[Input data — start]
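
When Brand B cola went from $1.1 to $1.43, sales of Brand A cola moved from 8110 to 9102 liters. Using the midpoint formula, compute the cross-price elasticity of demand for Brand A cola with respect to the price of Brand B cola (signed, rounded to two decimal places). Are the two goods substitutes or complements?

0.44; substitutes

%ΔQ_{Brand A cola} = (9102 − 8110)/avg = 992/8606 = 0.115268…
%ΔP_{Brand B cola} = (1.43 − 1.1)/avg = 0.33/1.265 = 0.260869…
E_cross = (992/8606) / (0.33/1.265) = 0.4418…
E_cross > 0 ⇒ the goods are substitutes.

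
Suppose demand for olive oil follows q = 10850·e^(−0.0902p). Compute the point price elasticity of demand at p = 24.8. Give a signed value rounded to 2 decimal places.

dq/dp = −0.0902·q = -104.505. At p = 24.8, q = 1158.59.
Ed = (dq/dp)·(p/q) = (-104.505) × (24.8/1158.59) = -2.2369…

-2.24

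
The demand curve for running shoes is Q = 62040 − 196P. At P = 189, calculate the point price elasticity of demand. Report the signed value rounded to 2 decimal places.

-1.48

dQ/dP = −196. At P = 189, Q = 62040 − 196(189) = 24996.
Ed = (dQ/dP)·(P/Q) = −196 × (189/24996) = -1.4819…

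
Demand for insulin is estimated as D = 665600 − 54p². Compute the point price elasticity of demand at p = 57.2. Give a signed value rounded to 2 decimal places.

dD/dp = −2·54·p = -6177.6. At p = 57.2, D = 488920.64.
Ed = (dD/dp)·(p/D) = (-6177.6) × (57.2/488920.64) = -0.7227…

-0.72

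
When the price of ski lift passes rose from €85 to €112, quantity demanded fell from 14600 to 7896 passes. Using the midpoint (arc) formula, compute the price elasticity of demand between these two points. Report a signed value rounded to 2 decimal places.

-2.17

%ΔQ = (7896 − 14600) / [(14600 + 7896)/2] = -6704/11248 = -0.596017…
%ΔP = (112 − 85) / [(85 + 112)/2] = 27/98.5 = 0.274111…
Arc Ed = %ΔQ / %ΔP = (-6704/11248) / (27/98.5) = -2.1743…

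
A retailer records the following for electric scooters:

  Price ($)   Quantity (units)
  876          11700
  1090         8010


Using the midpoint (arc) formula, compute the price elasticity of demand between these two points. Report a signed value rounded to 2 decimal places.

%ΔQ = (8010 − 11700) / [(11700 + 8010)/2] = -3690/9855 = -0.374429…
%ΔP = (1090 − 876) / [(876 + 1090)/2] = 214/983 = 0.217700…
Arc Ed = %ΔQ / %ΔP = (-3690/9855) / (214/983) = -1.7199…

-1.72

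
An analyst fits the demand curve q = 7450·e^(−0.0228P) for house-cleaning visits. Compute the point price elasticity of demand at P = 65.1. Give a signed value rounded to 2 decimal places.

-1.48

dq/dP = −0.0228·q = -38.5014. At P = 65.1, q = 1688.66.
Ed = (dq/dP)·(P/q) = (-38.5014) × (65.1/1688.66) = -1.4842…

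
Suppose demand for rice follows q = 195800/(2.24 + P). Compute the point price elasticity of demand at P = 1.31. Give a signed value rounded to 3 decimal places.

dq/dP = −195800/(2.24 + P)² = -15536.6. At P = 1.31, q = 55154.9.
Ed = (dq/dP)·(P/q) = (-15536.6) × (1.31/55154.9) = -0.36901…

-0.369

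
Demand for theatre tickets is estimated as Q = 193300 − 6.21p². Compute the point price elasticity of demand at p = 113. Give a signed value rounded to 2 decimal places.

-1.39

dQ/dp = −2·6.21·p = -1403.46. At p = 113, Q = 114004.51.
Ed = (dQ/dp)·(p/Q) = (-1403.46) × (113/114004.51) = -1.3910…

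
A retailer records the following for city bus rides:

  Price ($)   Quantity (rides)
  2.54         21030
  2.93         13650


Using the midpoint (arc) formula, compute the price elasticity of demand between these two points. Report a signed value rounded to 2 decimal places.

-2.98

%ΔQ = (13650 − 21030) / [(21030 + 13650)/2] = -7380/17340 = -0.425605…
%ΔP = (2.93 − 2.54) / [(2.54 + 2.93)/2] = 0.39/2.735 = 0.142595…
Arc Ed = %ΔQ / %ΔP = (-7380/17340) / (0.39/2.735) = -2.9846…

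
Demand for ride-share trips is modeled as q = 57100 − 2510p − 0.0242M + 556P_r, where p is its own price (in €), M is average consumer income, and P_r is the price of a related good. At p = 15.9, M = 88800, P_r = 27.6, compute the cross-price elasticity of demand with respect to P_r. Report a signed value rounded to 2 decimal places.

At the given values, q = 57100 − 2510(15.9) − 0.0242(88800) + 556(27.6) = 30387.64.
∂q/∂P_r = 556.
E = (556) × (27.6/30387.64) = 0.5049…

0.50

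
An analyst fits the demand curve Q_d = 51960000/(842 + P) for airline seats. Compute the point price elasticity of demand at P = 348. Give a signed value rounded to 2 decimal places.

dQ_d/dP = −51960000/(842 + P)² = -36.6923. At P = 348, Q_d = 43663.9.
Ed = (dQ_d/dP)·(P/Q_d) = (-36.6923) × (348/43663.9) = -0.2924…

-0.29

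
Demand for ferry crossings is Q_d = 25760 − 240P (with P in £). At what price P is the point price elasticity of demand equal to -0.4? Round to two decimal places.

30.67

Ed = −240P/(25760 − 240P). Set this equal to -0.4:
240P = 0.4·(25760 − 240P) ⇒ 240P(1 + 0.4) = 0.4·25760
P = 0.4·25760 / (240·1.4) = 30.6666…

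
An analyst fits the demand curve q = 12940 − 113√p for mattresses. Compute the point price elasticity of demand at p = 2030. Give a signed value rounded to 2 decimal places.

dq/dp = −113/(2√p) = -1.25401. At p = 2030, q = 7848.73.
Ed = (dq/dp)·(p/q) = (-1.25401) × (2030/7848.73) = -0.3243…

-0.32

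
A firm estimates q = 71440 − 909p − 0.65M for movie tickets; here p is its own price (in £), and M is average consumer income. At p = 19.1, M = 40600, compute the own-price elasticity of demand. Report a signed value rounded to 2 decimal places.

-0.63

At the given values, q = 71440 − 909(19.1) − 0.65(40600) = 27688.1.
∂q/∂p = −909.
E = (-909) × (19.1/27688.1) = -0.6270…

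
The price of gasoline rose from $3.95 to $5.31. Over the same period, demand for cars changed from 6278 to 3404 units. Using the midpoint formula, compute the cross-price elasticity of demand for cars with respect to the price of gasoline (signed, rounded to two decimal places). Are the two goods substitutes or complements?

%ΔQ_{cars} = (3404 − 6278)/avg = -2874/4841 = -0.593678…
%ΔP_{gasoline} = (5.31 − 3.95)/avg = 1.36/4.63 = 0.293736…
E_cross = (-2874/4841) / (1.36/4.63) = -2.0211…
E_cross < 0 ⇒ the goods are complements.

-2.02; complements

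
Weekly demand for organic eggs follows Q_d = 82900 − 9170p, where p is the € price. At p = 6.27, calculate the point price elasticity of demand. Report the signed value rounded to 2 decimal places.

-2.26

dQ_d/dp = −9170. At p = 6.27, Q_d = 82900 − 9170(6.27) = 25404.1.
Ed = (dQ_d/dp)·(p/Q_d) = −9170 × (6.27/25404.1) = -2.2632…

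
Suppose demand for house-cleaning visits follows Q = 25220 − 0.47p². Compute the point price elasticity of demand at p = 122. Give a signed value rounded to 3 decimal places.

-0.768

dQ/dp = −2·0.47·p = -114.68. At p = 122, Q = 18224.52.
Ed = (dQ/dp)·(p/Q) = (-114.68) × (122/18224.52) = -0.76769…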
[Input data — finish]
Report back each line of the entries that holds the string "records".

[Response to the task]
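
A retailer records the following for electric scooters:
A retailer records the following for city bus rides: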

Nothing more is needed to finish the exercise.